TRY IT: No line before the one containing "-52.58°, +143.10°. Round to the nearest kilometre." should appear; that line and all lines after it, through the end of the data, are to be set down exactly.

DATA SHOWN:
════

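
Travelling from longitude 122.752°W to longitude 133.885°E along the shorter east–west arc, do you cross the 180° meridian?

Naïve |133.885 − -122.752| = 256.637° > 180°, so the shorter arc goes the other way round — across 180°.
Signed shortest Δλ = ((133.885 − -122.752 + 180) mod 360) − 180 = -103.363°.
Going west by 103.363° from -122.752° passes through 180° before reaching +133.885°.

Yes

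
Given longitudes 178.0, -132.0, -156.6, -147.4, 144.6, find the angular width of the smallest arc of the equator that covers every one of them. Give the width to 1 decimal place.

Sort the longitudes: -156.6°, -147.4°, -132.0°, +144.6°, +178.0°.
Eastward gaps between consecutive values (wrapping around): 9.2°, 15.4°, 276.6°, 33.4°, 25.4°.
Largest gap = 276.6° ⇒ minimal covering band is its complement: 360° − 276.6° = 83.4°.
Band runs from +144.6° eastward to -132.0°, crossing the antimeridian.

83.4°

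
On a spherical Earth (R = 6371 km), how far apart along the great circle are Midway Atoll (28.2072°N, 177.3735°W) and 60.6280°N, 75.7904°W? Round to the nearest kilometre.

Δλ = -75.7904 − -177.3735 = 101.5831°.
Δφ = 60.6280 − 28.2072 = 32.4208°.
a = sin²(Δφ/2) + cos φ₁ · cos φ₂ · sin²(Δλ/2) = 0.337442.
c = 2·atan2(√a, √(1−a)) = 1.23966 rad → d = 6371·c ≈ 7897.89 km.

7898 km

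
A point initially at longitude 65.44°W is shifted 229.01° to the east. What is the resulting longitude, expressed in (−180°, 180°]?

Start at -65.44°; shift +229.01° → +163.57°.
+163.57° already lies in (−180°, 180°].

163.57°E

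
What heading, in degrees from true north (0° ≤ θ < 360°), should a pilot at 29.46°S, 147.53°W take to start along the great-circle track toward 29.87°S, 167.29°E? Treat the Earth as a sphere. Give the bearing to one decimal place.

257.8°

Δλ = 167.29 − -147.53 = 314.82°; wrapped into (−180°, 180°]: -45.18°.
θ = atan2( sin Δλ · cos φ₂ , cos φ₁ · sin φ₂ − sin φ₁ · cos φ₂ · cos Δλ )
  = atan2(-0.61510, -0.13302) = -102.203° → normalised to [0°, 360°): 257.797°.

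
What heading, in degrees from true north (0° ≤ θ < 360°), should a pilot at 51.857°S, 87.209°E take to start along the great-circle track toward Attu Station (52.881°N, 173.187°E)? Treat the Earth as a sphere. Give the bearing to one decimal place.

Δλ = 173.187 − 87.209 = 85.978°.
θ = atan2( sin Δλ · cos φ₂ , cos φ₁ · sin φ₂ − sin φ₁ · cos φ₂ · cos Δλ )
  = atan2(0.60199, 0.52577) = 48.866° → normalised to [0°, 360°): 48.866°.

48.9°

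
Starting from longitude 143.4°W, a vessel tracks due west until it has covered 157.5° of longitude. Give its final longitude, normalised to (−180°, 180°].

59.1°E

Start at -143.4°; shift −157.5° → -300.9°.
-300.9° lies outside (−180°, 180°]; add 360° → +59.1°.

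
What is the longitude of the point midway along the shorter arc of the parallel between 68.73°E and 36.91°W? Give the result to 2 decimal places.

15.91°E

Signed shortest Δλ from +68.73° to -36.91° is -105.64°.
Midpoint longitude = +68.73° + (-105.64°)/2 = +68.73° − 52.82° = +15.91°.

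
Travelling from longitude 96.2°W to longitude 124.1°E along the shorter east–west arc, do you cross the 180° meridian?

Naïve |124.1 − -96.2| = 220.3° > 180°, so the shorter arc goes the other way round — across 180°.
Signed shortest Δλ = ((124.1 − -96.2 + 180) mod 360) − 180 = -139.7°.
Going west by 139.7° from -96.2° passes through 180° before reaching +124.1°.

Yes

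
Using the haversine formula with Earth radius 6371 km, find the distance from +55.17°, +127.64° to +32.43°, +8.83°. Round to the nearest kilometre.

8673 km

Δλ = 8.83 − 127.64 = -118.81°.
Δφ = 32.43 − 55.17 = -22.74°.
a = sin²(Δφ/2) + cos φ₁ · cos φ₂ · sin²(Δλ/2) = 0.396059.
c = 2·atan2(√a, √(1−a)) = 1.36139 rad → d = 6371·c ≈ 8673.39 km.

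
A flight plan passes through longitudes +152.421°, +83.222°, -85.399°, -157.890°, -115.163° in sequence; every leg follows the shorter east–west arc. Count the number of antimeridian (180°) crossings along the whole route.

Leg 1: +152.421° → +83.222°, shortest Δλ = -69.199° (west) — does not cross 180°.
Leg 2: +83.222° → -85.399°, shortest Δλ = -168.621° (west) — does not cross 180°.
Leg 3: -85.399° → -157.890°, shortest Δλ = -72.491° (west) — does not cross 180°.
Leg 4: -157.890° → -115.163°, shortest Δλ = 42.727° (east) — does not cross 180°.
Total crossings: 0.

0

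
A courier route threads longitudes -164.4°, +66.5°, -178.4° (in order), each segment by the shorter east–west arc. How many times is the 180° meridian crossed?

2

Leg 1: -164.4° → +66.5°, shortest Δλ = -129.1° (west) — crosses 180°.
Leg 2: +66.5° → -178.4°, shortest Δλ = 115.1° (east) — crosses 180°.
Total crossings: 2.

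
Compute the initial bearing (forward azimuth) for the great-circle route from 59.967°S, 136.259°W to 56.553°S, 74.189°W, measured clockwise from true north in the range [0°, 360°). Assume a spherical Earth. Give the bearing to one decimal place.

111.7°

Δλ = -74.189 − -136.259 = 62.070°.
θ = atan2( sin Δλ · cos φ₂ , cos φ₁ · sin φ₂ − sin φ₁ · cos φ₂ · cos Δλ )
  = atan2(0.48697, -0.19411) = 111.733° → normalised to [0°, 360°): 111.733°.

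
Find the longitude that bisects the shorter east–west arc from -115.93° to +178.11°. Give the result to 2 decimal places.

-148.91°

Signed shortest Δλ from -115.93° to +178.11° is -65.96°.
Midpoint longitude = -115.93° + (-65.96°)/2 = -115.93° − 32.98° = -148.91°.
(The naïve average (-115.93 + +178.11)/2 = 31.09° is on the wrong side of the globe.)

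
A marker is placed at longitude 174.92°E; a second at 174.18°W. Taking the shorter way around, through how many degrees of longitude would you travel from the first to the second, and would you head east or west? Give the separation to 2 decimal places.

Raw difference: -174.18 − 174.92 = -349.1°.
Normalise into (−180°, 180°]: -349.1° + 360° = 10.9°.
Positive ⇒ the second point lies to the east; separation 10.90°.

10.90° east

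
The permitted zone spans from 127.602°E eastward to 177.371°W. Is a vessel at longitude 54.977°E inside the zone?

No

Band width going east from +127.602° to -177.371°: ((-177.371 − 127.602) mod 360) = 55.027°.
Offset of +54.977° east of the west edge: ((54.977 − 127.602) mod 360) = 287.375°.
287.375° > 55.027° ⇒ outside.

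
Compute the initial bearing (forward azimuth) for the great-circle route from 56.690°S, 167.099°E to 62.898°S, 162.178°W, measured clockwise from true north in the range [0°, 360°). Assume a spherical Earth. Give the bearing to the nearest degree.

Δλ = -162.178 − 167.099 = -329.277°; wrapped into (−180°, 180°]: 30.723°.
θ = atan2( sin Δλ · cos φ₂ , cos φ₁ · sin φ₂ − sin φ₁ · cos φ₂ · cos Δλ )
  = atan2(0.23275, -0.16157) = 124.769° → normalised to [0°, 360°): 124.769°.

125°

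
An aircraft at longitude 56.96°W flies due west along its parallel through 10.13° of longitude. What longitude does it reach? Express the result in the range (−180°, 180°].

Start at -56.96°; shift −10.13° → -67.09°.
-67.09° already lies in (−180°, 180°].

67.09°W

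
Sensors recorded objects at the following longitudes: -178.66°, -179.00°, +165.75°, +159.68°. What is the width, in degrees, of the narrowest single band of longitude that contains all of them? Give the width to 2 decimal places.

Sort the longitudes: -179.00°, -178.66°, +159.68°, +165.75°.
Eastward gaps between consecutive values (wrapping around): 0.34°, 338.34°, 6.07°, 15.25°.
Largest gap = 338.34° ⇒ minimal covering band is its complement: 360° − 338.34° = 21.66°.
Band runs from +159.68° eastward to -178.66°, crossing the antimeridian.

21.66°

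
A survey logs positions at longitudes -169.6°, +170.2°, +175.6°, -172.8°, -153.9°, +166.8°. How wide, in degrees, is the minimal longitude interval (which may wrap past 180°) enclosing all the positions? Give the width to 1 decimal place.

Sort the longitudes: -172.8°, -169.6°, -153.9°, +166.8°, +170.2°, +175.6°.
Eastward gaps between consecutive values (wrapping around): 3.2°, 15.7°, 320.7°, 3.4°, 5.4°, 11.6°.
Largest gap = 320.7° ⇒ minimal covering band is its complement: 360° − 320.7° = 39.3°.
Band runs from +166.8° eastward to -153.9°, crossing the antimeridian.

39.3°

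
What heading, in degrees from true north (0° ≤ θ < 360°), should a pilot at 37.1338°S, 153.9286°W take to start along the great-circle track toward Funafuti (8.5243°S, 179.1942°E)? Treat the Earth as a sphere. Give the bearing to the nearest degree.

Δλ = 179.1942 − -153.9286 = 333.1228°; wrapped into (−180°, 180°]: -26.8772°.
θ = atan2( sin Δλ · cos φ₂ , cos φ₁ · sin φ₂ − sin φ₁ · cos φ₂ · cos Δλ )
  = atan2(-0.44709, 0.41435) = -47.176° → normalised to [0°, 360°): 312.824°.

313°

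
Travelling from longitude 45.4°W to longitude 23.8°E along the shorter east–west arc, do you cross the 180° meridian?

No

Signed shortest Δλ = ((23.8 − -45.4 + 180) mod 360) − 180 = 69.2°.
Going east by 69.2° from -45.4° reaches +23.8° without touching 180°.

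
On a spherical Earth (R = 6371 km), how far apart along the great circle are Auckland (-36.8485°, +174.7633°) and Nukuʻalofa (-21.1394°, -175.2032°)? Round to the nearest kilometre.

1998 km

Δλ = -175.2032 − 174.7633 = -349.9665°; wrapped into (−180°, 180°]: 10.0335°.
Δφ = -21.1394 − -36.8485 = 15.7091°.
a = sin²(Δφ/2) + cos φ₁ · cos φ₂ · sin²(Δλ/2) = 0.024383.
c = 2·atan2(√a, √(1−a)) = 0.31359 rad → d = 6371·c ≈ 1997.85 km.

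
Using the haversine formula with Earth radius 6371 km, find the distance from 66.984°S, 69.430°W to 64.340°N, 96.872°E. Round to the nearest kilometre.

19324 km

Δλ = 96.872 − -69.430 = 166.302°.
Δφ = 64.340 − -66.984 = 131.324°.
a = sin²(Δφ/2) + cos φ₁ · cos φ₂ · sin²(Δλ/2) = 0.997060.
c = 2·atan2(√a, √(1−a)) = 3.03309 rad → d = 6371·c ≈ 19323.84 km.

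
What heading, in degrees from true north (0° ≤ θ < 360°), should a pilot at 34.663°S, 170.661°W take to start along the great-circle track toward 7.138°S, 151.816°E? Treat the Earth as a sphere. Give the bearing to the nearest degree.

Δλ = 151.816 − -170.661 = 322.477°; wrapped into (−180°, 180°]: -37.523°.
θ = atan2( sin Δλ · cos φ₂ , cos φ₁ · sin φ₂ − sin φ₁ · cos φ₂ · cos Δλ )
  = atan2(-0.60436, 0.34538) = -60.253° → normalised to [0°, 360°): 299.747°.

300°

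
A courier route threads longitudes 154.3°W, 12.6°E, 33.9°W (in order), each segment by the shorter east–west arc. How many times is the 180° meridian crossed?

Leg 1: -154.3° → +12.6°, shortest Δλ = 166.9° (east) — does not cross 180°.
Leg 2: +12.6° → -33.9°, shortest Δλ = -46.5° (west) — does not cross 180°.
Total crossings: 0.

0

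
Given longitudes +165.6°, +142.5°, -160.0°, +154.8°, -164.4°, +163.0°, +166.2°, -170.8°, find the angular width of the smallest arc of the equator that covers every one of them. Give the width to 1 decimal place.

57.5°

Sort the longitudes: -170.8°, -164.4°, -160.0°, +142.5°, +154.8°, +163.0°, +165.6°, +166.2°.
Eastward gaps between consecutive values (wrapping around): 6.4°, 4.4°, 302.5°, 12.3°, 8.2°, 2.6°, 0.6°, 23.0°.
Largest gap = 302.5° ⇒ minimal covering band is its complement: 360° − 302.5° = 57.5°.
Band runs from +142.5° eastward to -160.0°, crossing the antimeridian.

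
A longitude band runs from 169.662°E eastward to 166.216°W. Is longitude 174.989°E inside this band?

Band width going east from +169.662° to -166.216°: ((-166.216 − 169.662) mod 360) = 24.122°.
Offset of +174.989° east of the west edge: ((174.989 − 169.662) mod 360) = 5.327°.
5.327° ≤ 24.122° ⇒ inside.

Yes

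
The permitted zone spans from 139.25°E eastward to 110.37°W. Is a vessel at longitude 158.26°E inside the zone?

Band width going east from +139.25° to -110.37°: ((-110.37 − 139.25) mod 360) = 110.38°.
Offset of +158.26° east of the west edge: ((158.26 − 139.25) mod 360) = 19.01°.
19.01° ≤ 110.38° ⇒ inside.

Yes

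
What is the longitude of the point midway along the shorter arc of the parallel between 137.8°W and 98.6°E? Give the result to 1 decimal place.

160.4°E

Signed shortest Δλ from -137.8° to +98.6° is -123.6°.
Midpoint longitude = -137.8° + (-123.6°)/2 = -137.8° − 61.8° = -199.6°.
Normalise into (−180°, 180°]: +160.4°.
(The naïve average (-137.8 + +98.6)/2 = -19.6° is on the wrong side of the globe.)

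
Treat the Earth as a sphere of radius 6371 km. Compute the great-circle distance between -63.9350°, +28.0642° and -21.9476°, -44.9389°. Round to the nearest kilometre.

Δλ = -44.9389 − 28.0642 = -73.0031°.
Δφ = -21.9476 − -63.9350 = 41.9874°.
a = sin²(Δφ/2) + cos φ₁ · cos φ₂ · sin²(Δλ/2) = 0.272560.
c = 2·atan2(√a, √(1−a)) = 1.09856 rad → d = 6371·c ≈ 6998.92 km.

6999 km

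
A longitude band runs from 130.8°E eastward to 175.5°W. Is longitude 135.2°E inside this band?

Band width going east from +130.8° to -175.5°: ((-175.5 − 130.8) mod 360) = 53.7°.
Offset of +135.2° east of the west edge: ((135.2 − 130.8) mod 360) = 4.4°.
4.4° ≤ 53.7° ⇒ inside.

Yes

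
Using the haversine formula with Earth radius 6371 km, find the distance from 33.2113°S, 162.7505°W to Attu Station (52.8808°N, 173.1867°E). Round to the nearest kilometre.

9853 km

Δλ = 173.1867 − -162.7505 = 335.9372°; wrapped into (−180°, 180°]: -24.0628°.
Δφ = 52.8808 − -33.2113 = 86.0921°.
a = sin²(Δφ/2) + cos φ₁ · cos φ₂ · sin²(Δλ/2) = 0.487862.
c = 2·atan2(√a, √(1−a)) = 1.54652 rad → d = 6371·c ≈ 9852.86 km.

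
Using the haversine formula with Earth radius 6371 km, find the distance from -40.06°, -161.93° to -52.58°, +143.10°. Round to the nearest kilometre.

4327 km

Δλ = 143.10 − -161.93 = 305.03°; wrapped into (−180°, 180°]: -54.97°.
Δφ = -52.58 − -40.06 = -12.52°.
a = sin²(Δφ/2) + cos φ₁ · cos φ₂ · sin²(Δλ/2) = 0.110951.
c = 2·atan2(√a, √(1−a)) = 0.67916 rad → d = 6371·c ≈ 4326.95 km.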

════

ANSWER TO THE EXERCISE:
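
Using the haversine formula with Earth radius 6371 km, find the distance from -40.06°, -161.93° to -52.58°, +143.10°. Round to the nearest kilometre.

4327 km

Δλ = 143.10 − -161.93 = 305.03°; wrapped into (−180°, 180°]: -54.97°.
Δφ = -52.58 − -40.06 = -12.52°.
a = sin²(Δφ/2) + cos φ₁ · cos φ₂ · sin²(Δλ/2) = 0.110951.
c = 2·atan2(√a, √(1−a)) = 0.67916 rad → d = 6371·c ≈ 4326.95 km.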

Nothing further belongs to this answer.